TASK OBJECTIVE → Write the entries out exactly, with the final line being the one containing "voice 3: E5:4".
::: MATERIALS PROVIDED
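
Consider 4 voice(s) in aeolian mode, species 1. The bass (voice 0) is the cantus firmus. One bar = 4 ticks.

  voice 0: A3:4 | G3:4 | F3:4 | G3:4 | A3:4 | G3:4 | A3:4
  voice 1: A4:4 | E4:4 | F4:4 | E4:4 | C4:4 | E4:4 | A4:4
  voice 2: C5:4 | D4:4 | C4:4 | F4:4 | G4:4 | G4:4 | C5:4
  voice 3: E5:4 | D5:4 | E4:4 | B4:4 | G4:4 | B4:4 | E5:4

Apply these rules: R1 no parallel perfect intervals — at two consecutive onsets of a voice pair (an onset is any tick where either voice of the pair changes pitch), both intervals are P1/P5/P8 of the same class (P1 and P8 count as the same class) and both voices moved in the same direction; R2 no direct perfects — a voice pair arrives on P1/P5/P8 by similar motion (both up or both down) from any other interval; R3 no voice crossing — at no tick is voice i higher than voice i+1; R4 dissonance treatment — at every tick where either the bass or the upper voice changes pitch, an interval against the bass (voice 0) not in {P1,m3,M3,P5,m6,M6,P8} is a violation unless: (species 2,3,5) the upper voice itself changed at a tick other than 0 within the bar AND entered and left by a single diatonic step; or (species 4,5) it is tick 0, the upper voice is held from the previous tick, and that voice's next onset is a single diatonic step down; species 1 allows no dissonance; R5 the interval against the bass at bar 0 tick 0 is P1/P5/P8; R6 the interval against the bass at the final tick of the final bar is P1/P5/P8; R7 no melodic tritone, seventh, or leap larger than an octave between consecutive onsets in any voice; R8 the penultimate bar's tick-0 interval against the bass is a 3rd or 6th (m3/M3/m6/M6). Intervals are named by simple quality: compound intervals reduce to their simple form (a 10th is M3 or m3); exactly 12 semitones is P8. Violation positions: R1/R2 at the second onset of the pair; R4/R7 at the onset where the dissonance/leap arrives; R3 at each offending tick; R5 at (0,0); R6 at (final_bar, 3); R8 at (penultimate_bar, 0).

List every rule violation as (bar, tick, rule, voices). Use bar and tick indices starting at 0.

(0, 0, R5, (0, 2))
(1, 0, R1, (0, 3))
(1, 0, R2, (0, 2))
(1, 0, R2, (2, 3))
(1, 0, R3, (1, 2))
(1, 0, R7, (2,))
(1, 1, R3, (1, 2))
(1, 2, R3, (1, 2))
(1, 3, R3, (1, 2))
(2, 0, R1, (0, 2))
(2, 0, R3, (1, 2))
(2, 0, R4, (0, 3))
(2, 0, R7, (3,))
(2, 1, R3, (1, 2))
(2, 2, R3, (1, 2))
(2, 3, R3, (1, 2))
(3, 0, R4, (0, 2))
(4, 0, R1, (1, 3))
(4, 0, R4, (0, 2))
(4, 0, R4, (0, 3))
(5, 0, R1, (1, 3))
(5, 0, R8, (0, 2))
(6, 0, R1, (1, 3))
(6, 0, R2, (0, 1))
(6, 0, R2, (0, 3))
(6, 3, R6, (0, 2))

bar 0: v0=A3 v1=A4 v2=C5 v3=E5 downbeat P5
bar 1: v0=G3 v1=E4 v2=D4 v3=D5 downbeat P5
bar 2: v0=F3 v1=F4 v2=C4 v3=E4 downbeat M7
bar 3: v0=G3 v1=E4 v2=F4 v3=B4 downbeat M3
bar 4: v0=A3 v1=C4 v2=G4 v3=G4 downbeat m7
bar 5: v0=G3 v1=E4 v2=G4 v3=B4 downbeat M3
bar 6: v0=A3 v1=A4 v2=C5 v3=E5 downbeat P5
  -> R5 @ bar 0 tick 0 v(0, 2): opens on m3
  -> R1 @ bar 1 tick 0 v(0, 3): A3/E5 P5 -> G3/D5 P5 similar
  -> R2 @ bar 1 tick 0 v(0, 2): A3/C5 m3 -> G3/D4 P5 similar
  -> R2 @ bar 1 tick 0 v(2, 3): C5/E5 M3 -> D4/D5 P8 similar
  -> R3 @ bar 1 tick 0 v(1, 2): E4 above D4
  -> R7 @ bar 1 tick 0 v(2,): C5->D4 leap 10st
  -> R3 @ bar 1 tick 1 v(1, 2): E4 above D4
  -> R3 @ bar 1 tick 2 v(1, 2): E4 above D4
  -> R3 @ bar 1 tick 3 v(1, 2): E4 above D4
  -> R1 @ bar 2 tick 0 v(0, 2): G3/D4 P5 -> F3/C4 P5 similar
  -> R3 @ bar 2 tick 0 v(1, 2): F4 above C4
  -> R4 @ bar 2 tick 0 v(0, 3): F3/E4 M7 untreated
  -> R7 @ bar 2 tick 0 v(3,): D5->E4 leap 10st
  -> R3 @ bar 2 tick 1 v(1, 2): F4 above C4
  -> R3 @ bar 2 tick 2 v(1, 2): F4 above C4
  -> R3 @ bar 2 tick 3 v(1, 2): F4 above C4
  -> R4 @ bar 3 tick 0 v(0, 2): G3/F4 m7 untreated
  -> R1 @ bar 4 tick 0 v(1, 3): E4/B4 P5 -> C4/G4 P5 similar
  -> R4 @ bar 4 tick 0 v(0, 2): A3/G4 m7 untreated
  -> R4 @ bar 4 tick 0 v(0, 3): A3/G4 m7 untreated
  -> R1 @ bar 5 tick 0 v(1, 3): C4/G4 P5 -> E4/B4 P5 similar
  -> R8 @ bar 5 tick 0 v(0, 2): penult P8 not 3rd/6th
  -> R1 @ bar 6 tick 0 v(1, 3): E4/B4 P5 -> A4/E5 P5 similar
  -> R2 @ bar 6 tick 0 v(0, 1): G3/E4 M6 -> A3/A4 P8 similar
  -> R2 @ bar 6 tick 0 v(0, 3): G3/B4 M3 -> A3/E5 P5 similar
  -> R6 @ bar 6 tick 3 v(0, 2): closes on m3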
::::::
SOLUTION TO THIS PROBLEM →
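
Consider 4 voice(s) in aeolian mode, species 1. The bass (voice 0) is the cantus firmus. One bar = 4 ticks.

  voice 0: A3:4 | G3:4 | F3:4 | G3:4 | A3:4 | G3:4 | A3:4
  voice 1: A4:4 | E4:4 | F4:4 | E4:4 | C4:4 | E4:4 | A4:4
  voice 2: C5:4 | D4:4 | C4:4 | F4:4 | G4:4 | G4:4 | C5:4
  voice 3: E5:4 | D5:4 | E4:4 | B4:4 | G4:4 | B4:4 | E5:4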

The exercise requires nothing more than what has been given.